Data
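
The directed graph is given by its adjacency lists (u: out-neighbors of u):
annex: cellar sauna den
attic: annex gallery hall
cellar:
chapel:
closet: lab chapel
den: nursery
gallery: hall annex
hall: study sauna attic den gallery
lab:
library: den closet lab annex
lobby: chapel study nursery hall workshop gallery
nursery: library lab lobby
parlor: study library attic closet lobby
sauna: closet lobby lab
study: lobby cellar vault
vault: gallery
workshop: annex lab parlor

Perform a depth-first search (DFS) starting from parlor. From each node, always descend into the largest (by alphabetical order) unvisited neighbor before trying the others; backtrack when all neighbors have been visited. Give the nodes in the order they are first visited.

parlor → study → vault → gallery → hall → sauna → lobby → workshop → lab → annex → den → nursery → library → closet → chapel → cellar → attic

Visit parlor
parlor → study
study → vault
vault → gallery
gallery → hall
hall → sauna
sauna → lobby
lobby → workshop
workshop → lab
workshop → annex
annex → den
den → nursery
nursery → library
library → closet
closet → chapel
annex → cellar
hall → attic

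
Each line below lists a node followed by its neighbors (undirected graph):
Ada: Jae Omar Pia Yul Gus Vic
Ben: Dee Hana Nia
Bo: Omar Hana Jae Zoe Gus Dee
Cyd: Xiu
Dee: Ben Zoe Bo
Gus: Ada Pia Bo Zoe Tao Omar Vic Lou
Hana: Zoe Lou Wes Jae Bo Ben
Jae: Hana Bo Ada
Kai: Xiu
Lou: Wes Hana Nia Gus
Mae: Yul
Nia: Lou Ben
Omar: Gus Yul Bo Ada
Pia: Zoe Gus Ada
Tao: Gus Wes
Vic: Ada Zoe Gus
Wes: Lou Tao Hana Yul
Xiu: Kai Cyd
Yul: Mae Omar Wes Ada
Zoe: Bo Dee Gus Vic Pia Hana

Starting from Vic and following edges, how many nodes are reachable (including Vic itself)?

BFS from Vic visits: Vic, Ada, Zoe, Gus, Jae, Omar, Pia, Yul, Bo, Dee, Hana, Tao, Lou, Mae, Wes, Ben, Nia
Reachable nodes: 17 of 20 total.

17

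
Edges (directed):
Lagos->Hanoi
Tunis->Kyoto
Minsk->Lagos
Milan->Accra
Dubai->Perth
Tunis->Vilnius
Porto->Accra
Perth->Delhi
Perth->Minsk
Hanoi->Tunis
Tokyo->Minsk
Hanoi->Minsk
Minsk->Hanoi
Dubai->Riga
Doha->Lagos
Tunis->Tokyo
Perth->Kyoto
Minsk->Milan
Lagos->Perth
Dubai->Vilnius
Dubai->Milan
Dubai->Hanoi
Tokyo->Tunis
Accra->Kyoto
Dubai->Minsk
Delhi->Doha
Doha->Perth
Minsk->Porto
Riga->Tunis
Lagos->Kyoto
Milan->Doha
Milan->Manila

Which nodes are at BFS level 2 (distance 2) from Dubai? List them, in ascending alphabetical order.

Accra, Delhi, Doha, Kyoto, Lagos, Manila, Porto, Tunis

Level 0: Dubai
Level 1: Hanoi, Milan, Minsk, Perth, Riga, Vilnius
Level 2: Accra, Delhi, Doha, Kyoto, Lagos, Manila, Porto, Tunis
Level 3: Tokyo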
* * *
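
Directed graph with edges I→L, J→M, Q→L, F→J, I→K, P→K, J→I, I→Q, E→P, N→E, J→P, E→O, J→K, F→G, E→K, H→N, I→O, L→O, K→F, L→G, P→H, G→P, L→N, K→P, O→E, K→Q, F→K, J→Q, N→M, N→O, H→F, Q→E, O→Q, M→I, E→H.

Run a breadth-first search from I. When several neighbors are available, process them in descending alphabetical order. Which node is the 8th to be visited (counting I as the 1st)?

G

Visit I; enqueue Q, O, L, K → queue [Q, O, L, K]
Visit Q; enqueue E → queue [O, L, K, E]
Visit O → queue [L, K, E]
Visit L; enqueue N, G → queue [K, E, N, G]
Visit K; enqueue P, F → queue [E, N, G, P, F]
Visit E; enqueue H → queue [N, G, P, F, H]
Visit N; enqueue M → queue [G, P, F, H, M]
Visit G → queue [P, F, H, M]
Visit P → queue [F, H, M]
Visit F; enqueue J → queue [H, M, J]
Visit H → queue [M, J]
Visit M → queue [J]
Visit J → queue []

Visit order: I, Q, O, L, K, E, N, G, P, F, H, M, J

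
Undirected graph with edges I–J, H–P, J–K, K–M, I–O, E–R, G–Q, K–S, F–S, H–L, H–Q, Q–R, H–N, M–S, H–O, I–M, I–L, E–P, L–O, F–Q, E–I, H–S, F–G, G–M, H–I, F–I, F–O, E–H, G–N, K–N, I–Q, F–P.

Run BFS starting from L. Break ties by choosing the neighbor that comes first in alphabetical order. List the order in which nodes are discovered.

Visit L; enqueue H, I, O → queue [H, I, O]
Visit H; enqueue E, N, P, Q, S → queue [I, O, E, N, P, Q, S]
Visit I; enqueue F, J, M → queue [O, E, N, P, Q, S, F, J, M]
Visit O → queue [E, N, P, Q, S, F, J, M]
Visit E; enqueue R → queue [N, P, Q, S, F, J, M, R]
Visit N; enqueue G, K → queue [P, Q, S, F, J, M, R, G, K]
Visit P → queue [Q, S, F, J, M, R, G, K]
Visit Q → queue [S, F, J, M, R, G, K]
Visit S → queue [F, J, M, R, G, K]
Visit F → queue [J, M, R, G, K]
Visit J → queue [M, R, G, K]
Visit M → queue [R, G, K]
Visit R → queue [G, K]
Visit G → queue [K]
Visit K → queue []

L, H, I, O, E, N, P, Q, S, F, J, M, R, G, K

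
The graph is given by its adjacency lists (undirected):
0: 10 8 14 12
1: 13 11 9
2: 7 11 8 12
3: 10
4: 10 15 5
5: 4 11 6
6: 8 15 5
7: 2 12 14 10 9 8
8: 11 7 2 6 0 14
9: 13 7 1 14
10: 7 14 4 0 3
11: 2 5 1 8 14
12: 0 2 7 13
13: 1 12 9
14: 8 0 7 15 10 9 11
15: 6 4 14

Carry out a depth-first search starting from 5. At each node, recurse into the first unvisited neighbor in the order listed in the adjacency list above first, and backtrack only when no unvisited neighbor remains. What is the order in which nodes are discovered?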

Exercise
Taking the entries above, write out exactly the lines starting with the line containing "The directed graph" and going on through the line containing "workshop: annex lab parlor", both included, and nothing else.

Response area
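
The directed graph is given by its adjacency lists (u: out-neighbors of u):
annex: cellar sauna den
attic: annex gallery hall
cellar:
chapel:
closet: lab chapel
den: nursery
gallery: hall annex
hall: study sauna attic den gallery
lab:
library: den closet lab annex
lobby: chapel study nursery hall workshop gallery
nursery: library lab lobby
parlor: study library attic closet lobby
sauna: closet lobby lab
study: lobby cellar vault
vault: gallery
workshop: annex lab parlor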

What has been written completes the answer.